**What you should do:** Each record below should be written out again exactly.

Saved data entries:

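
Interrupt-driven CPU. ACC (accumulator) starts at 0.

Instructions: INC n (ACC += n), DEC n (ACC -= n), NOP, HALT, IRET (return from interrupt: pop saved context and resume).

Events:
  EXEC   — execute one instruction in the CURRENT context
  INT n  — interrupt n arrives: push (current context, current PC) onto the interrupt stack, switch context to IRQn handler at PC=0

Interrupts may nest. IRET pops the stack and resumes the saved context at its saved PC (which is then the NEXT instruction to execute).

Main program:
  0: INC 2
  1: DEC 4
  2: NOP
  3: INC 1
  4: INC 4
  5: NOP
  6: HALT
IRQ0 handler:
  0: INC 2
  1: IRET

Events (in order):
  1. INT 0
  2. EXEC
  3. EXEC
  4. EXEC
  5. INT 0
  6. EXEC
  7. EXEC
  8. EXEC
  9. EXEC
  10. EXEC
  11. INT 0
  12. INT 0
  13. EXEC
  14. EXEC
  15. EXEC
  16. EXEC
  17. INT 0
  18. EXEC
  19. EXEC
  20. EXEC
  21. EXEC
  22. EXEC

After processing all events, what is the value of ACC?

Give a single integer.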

**Result:**
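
Interrupt-driven CPU. ACC (accumulator) starts at 0.

Instructions: INC n (ACC += n), DEC n (ACC -= n), NOP, HALT, IRET (return from interrupt: pop saved context and resume).

Events:
  EXEC   — execute one instruction in the CURRENT context
  INT n  — interrupt n arrives: push (current context, current PC) onto the interrupt stack, switch context to IRQn handler at PC=0

Interrupts may nest. IRET pops the stack and resumes the saved context at its saved PC (which is then the NEXT instruction to execute).

Main program:
  0: INC 2
  1: DEC 4
  2: NOP
  3: INC 1
  4: INC 4
  5: NOP
  6: HALT
IRQ0 handler:
  0: INC 2
  1: IRET

Events (in order):
  1. INT 0
  2. EXEC
  3. EXEC
  4. EXEC
  5. INT 0
  6. EXEC
  7. EXEC
  8. EXEC
  9. EXEC
  10. EXEC
  11. INT 0
  12. INT 0
  13. EXEC
  14. EXEC
  15. EXEC
  16. EXEC
  17. INT 0
  18. EXEC
  19. EXEC
  20. EXEC
  21. EXEC
  22. EXEC

After processing all events, what is the value of ACC?

Give a single integer.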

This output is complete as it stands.